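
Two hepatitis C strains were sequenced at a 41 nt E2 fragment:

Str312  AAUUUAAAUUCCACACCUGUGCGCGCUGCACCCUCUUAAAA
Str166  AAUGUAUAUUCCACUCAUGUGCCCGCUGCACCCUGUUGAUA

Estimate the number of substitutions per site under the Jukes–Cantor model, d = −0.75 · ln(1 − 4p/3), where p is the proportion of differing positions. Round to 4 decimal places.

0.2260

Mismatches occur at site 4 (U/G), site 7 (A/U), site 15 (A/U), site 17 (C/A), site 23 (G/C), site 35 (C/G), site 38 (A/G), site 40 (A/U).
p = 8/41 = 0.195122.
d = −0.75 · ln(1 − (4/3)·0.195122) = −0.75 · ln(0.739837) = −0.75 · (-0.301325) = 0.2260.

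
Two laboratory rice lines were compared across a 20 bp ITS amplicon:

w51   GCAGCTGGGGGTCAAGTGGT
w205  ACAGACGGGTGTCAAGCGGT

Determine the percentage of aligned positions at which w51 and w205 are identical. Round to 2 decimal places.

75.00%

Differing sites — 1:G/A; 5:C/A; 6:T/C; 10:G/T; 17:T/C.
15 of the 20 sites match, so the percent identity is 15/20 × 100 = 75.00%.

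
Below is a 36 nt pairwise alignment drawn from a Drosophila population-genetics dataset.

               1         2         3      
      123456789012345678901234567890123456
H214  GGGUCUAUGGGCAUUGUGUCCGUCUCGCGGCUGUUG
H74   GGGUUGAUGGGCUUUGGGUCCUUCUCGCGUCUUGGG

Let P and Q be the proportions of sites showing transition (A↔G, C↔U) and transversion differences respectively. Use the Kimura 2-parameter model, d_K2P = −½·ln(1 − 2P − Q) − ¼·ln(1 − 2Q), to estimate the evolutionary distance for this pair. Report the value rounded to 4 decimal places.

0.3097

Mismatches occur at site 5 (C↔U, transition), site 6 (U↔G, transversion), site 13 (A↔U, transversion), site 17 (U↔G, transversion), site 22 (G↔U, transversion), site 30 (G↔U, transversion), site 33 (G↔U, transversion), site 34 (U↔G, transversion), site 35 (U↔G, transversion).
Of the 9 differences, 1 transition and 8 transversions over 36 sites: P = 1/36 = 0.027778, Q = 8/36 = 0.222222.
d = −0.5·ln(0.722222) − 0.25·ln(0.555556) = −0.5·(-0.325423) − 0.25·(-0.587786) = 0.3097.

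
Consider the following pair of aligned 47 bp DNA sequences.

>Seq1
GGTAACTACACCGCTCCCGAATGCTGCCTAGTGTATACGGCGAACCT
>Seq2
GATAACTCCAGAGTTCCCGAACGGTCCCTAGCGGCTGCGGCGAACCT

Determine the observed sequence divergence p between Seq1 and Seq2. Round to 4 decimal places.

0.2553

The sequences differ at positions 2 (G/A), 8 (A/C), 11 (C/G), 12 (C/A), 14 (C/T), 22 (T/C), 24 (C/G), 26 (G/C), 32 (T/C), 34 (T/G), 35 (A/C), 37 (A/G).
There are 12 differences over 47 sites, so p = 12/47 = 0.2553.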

..............................

▶ WORK ORDER
From the records above, please extract every line and repeat it exactly.

▶ ANSWER BOX
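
Two hepatitis C strains were sequenced at a 41 nt E2 fragment:

Str312  AAUUUAAAUUCCACACCUGUGCGCGCUGCACCCUCUUAAAA
Str166  AAUGUAUAUUCCACUCAUGUGCCCGCUGCACCCUGUUGAUA

Estimate the number of substitutions per site under the Jukes–Cantor model, d = −0.75 · ln(1 − 4p/3), where p is the proportion of differing positions. Round to 4 decimal places.

0.2260

Mismatches occur at site 4 (U/G), site 7 (A/U), site 15 (A/U), site 17 (C/A), site 23 (G/C), site 35 (C/G), site 38 (A/G), site 40 (A/U).
p = 8/41 = 0.195122.
d = −0.75 · ln(1 − (4/3)·0.195122) = −0.75 · ln(0.739837) = −0.75 · (-0.301325) = 0.2260.

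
Two laboratory rice lines were compared across a 20 bp ITS amplicon:

w51   GCAGCTGGGGGTCAAGTGGT
w205  ACAGACGGGTGTCAAGCGGT

Determine the percentage of aligned positions at which w51 and w205 are identical. Round to 2 decimal places.

75.00%

Differing sites — 1:G/A; 5:C/A; 6:T/C; 10:G/T; 17:T/C.
15 of the 20 sites match, so the percent identity is 15/20 × 100 = 75.00%.

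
Below is a 36 nt pairwise alignment drawn from a Drosophila population-genetics dataset.

               1         2         3      
      123456789012345678901234567890123456
H214  GGGUCUAUGGGCAUUGUGUCCGUCUCGCGGCUGUUG
H74   GGGUUGAUGGGCUUUGGGUCCUUCUCGCGUCUUGGG

Let P and Q be the proportions of sites showing transition (A↔G, C↔U) and transversion differences respectively. Use the Kimura 2-parameter model, d_K2P = −½·ln(1 − 2P − Q) − ¼·ln(1 − 2Q), to estimate the evolutionary distance for this pair. Report the value rounded to 4 decimal places.

0.3097

Mismatches occur at site 5 (C↔U, transition), site 6 (U↔G, transversion), site 13 (A↔U, transversion), site 17 (U↔G, transversion), site 22 (G↔U, transversion), site 30 (G↔U, transversion), site 33 (G↔U, transversion), site 34 (U↔G, transversion), site 35 (U↔G, transversion).
Of the 9 differences, 1 transition and 8 transversions over 36 sites: P = 1/36 = 0.027778, Q = 8/36 = 0.222222.
d = −0.5·ln(0.722222) − 0.25·ln(0.555556) = −0.5·(-0.325423) − 0.25·(-0.587786) = 0.3097.

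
Consider the following pair of aligned 47 bp DNA sequences.

>Seq1
GGTAACTACACCGCTCCCGAATGCTGCCTAGTGTATACGGCGAACCT
>Seq2
GATAACTCCAGAGTTCCCGAACGGTCCCTAGCGGCTGCGGCGAACCT

Determine the observed sequence divergence p between Seq1 and Seq2. Round to 4 decimal places.

0.2553

The sequences differ at positions 2 (G/A), 8 (A/C), 11 (C/G), 12 (C/A), 14 (C/T), 22 (T/C), 24 (C/G), 26 (G/C), 32 (T/C), 34 (T/G), 35 (A/C), 37 (A/G).
There are 12 differences over 47 sites, so p = 12/47 = 0.2553.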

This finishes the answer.